Source data:
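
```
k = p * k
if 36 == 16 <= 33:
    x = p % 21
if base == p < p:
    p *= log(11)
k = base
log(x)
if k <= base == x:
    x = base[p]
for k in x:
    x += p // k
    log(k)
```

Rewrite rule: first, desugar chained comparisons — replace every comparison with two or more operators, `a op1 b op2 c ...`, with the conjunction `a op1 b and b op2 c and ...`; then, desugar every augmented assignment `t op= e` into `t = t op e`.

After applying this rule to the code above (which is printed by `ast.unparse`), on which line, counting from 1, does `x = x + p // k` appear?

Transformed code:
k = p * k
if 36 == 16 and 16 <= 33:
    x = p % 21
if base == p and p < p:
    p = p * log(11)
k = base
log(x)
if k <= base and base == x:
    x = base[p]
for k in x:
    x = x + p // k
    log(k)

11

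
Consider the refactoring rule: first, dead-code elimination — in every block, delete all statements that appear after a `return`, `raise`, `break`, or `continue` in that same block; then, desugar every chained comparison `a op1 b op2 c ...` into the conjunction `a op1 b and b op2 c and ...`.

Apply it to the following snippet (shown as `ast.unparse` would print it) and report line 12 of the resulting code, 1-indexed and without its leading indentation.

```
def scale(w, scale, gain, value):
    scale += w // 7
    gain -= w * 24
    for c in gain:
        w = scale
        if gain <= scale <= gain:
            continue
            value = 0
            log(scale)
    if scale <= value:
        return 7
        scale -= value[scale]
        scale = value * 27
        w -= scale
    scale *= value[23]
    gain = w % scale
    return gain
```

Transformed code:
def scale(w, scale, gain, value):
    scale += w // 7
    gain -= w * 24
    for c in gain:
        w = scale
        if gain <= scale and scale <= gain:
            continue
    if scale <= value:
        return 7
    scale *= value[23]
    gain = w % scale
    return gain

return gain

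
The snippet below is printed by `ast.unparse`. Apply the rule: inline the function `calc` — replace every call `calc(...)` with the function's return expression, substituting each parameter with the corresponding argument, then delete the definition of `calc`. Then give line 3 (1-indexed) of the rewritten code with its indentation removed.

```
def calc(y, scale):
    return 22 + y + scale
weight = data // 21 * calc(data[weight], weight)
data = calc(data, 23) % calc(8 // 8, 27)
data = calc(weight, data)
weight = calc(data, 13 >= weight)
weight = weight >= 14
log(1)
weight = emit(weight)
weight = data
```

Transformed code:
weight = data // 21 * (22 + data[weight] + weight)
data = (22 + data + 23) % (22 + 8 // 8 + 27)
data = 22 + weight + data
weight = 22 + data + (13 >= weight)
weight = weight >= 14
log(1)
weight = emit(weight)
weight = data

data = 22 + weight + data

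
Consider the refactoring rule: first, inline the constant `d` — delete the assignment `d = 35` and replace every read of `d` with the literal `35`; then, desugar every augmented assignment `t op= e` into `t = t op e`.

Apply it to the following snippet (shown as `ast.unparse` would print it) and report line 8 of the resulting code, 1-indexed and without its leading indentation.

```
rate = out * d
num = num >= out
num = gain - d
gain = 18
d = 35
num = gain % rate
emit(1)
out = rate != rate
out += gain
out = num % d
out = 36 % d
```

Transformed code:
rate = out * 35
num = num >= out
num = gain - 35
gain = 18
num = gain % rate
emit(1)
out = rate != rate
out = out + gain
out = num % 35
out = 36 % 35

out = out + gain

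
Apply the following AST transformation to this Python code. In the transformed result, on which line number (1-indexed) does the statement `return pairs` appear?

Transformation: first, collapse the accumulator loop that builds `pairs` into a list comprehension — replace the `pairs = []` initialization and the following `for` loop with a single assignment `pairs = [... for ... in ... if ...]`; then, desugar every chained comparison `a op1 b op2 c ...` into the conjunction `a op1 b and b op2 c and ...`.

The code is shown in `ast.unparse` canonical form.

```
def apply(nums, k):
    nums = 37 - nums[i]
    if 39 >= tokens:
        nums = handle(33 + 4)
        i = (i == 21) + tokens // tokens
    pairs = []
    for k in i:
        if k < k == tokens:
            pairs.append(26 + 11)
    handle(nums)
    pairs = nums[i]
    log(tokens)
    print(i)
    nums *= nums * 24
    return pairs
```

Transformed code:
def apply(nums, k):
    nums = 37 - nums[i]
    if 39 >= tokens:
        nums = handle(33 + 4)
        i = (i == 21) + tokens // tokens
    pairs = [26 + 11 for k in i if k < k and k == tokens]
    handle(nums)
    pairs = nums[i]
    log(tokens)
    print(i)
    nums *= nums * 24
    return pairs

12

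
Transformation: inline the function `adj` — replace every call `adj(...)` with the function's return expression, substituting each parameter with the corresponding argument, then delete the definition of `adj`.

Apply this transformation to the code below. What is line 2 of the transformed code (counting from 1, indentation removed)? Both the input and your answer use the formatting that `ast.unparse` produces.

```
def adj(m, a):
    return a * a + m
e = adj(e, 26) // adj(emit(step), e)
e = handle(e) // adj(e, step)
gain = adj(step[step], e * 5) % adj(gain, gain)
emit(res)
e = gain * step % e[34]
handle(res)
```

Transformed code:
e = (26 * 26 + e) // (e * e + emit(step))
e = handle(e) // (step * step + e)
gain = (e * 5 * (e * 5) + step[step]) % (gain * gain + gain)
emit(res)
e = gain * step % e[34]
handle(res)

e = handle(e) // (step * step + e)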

Task instructions: Copy each line of the listing that holds the word "resulting".

Finished exercise:
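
Apply it to the following snippet (shown as `ast.unparse` would print it) and report line 12 of the resulting code, 1-indexed and without its leading indentation.
Apply it to the following snippet (shown as `ast.unparse` would print it) and report line 8 of the resulting code, 1-indexed and without its leading indentation.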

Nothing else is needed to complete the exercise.